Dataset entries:
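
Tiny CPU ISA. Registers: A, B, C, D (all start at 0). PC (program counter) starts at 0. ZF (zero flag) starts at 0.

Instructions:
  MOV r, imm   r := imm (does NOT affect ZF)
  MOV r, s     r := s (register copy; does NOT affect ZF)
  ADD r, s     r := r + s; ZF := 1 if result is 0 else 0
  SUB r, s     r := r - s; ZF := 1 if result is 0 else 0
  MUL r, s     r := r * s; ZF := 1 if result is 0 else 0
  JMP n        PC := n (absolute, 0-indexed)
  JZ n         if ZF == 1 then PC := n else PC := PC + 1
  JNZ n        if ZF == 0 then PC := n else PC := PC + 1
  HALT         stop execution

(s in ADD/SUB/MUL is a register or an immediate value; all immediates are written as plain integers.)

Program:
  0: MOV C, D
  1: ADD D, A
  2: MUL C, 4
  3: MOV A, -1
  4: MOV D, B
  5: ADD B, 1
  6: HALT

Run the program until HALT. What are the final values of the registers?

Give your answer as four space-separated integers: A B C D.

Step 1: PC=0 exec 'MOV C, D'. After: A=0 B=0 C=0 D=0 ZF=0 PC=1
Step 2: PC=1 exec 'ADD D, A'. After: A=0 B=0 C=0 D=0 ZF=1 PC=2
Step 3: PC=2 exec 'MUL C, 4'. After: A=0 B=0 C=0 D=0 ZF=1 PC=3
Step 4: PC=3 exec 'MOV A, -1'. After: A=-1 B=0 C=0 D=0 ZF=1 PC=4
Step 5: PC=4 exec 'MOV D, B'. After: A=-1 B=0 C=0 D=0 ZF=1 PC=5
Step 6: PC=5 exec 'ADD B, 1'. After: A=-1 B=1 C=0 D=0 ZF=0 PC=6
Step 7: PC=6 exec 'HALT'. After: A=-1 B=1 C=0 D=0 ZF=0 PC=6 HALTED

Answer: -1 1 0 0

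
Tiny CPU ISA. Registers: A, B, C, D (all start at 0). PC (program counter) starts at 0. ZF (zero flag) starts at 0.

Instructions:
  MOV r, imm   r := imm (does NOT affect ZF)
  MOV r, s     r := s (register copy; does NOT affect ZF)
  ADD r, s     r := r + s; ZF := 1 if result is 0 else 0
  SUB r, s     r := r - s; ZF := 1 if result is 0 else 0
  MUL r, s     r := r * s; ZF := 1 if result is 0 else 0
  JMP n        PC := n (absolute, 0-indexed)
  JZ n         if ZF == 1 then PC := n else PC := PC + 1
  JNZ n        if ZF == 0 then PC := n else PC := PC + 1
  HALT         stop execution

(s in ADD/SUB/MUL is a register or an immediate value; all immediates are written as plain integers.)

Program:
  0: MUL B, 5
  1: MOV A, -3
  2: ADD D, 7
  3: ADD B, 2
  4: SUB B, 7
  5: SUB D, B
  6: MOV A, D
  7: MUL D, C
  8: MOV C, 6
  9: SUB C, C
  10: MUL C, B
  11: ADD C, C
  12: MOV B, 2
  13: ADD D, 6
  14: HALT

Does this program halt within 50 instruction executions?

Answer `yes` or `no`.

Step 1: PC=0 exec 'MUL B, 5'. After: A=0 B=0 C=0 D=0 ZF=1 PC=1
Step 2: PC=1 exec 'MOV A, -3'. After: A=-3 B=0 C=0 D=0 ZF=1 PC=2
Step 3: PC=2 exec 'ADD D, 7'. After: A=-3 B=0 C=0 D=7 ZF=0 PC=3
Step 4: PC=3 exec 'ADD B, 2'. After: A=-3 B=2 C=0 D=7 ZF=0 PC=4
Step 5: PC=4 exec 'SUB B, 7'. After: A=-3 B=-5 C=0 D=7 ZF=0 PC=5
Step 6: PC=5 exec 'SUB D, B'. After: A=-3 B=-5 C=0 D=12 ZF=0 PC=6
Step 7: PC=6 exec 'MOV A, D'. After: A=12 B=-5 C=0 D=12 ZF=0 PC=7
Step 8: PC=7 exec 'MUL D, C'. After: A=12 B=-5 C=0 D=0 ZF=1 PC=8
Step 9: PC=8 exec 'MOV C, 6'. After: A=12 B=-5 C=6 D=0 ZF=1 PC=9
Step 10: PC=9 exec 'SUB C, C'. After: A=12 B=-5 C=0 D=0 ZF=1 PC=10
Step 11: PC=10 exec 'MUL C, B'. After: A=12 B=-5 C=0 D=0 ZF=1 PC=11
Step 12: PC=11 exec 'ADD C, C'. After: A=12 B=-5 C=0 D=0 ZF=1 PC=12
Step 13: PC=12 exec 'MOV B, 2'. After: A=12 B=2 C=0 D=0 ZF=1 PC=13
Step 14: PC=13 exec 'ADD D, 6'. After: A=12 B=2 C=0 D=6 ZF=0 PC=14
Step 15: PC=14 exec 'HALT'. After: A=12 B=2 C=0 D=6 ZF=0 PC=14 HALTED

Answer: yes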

(Task goal)
Of the entries above, repeat exactly the lines from the line with "2: ADD D, 7" through the line with "Does this program", both of them included.

(Solution to the problem)
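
  2: ADD D, 7
  3: ADD B, 2
  4: SUB B, 7
  5: SUB D, B
  6: MOV A, D
  7: MUL D, C
  8: MOV C, 6
  9: SUB C, C
  10: MUL C, B
  11: ADD C, C
  12: MOV B, 2
  13: ADD D, 6
  14: HALT

Does this program halt within 50 instruction executions?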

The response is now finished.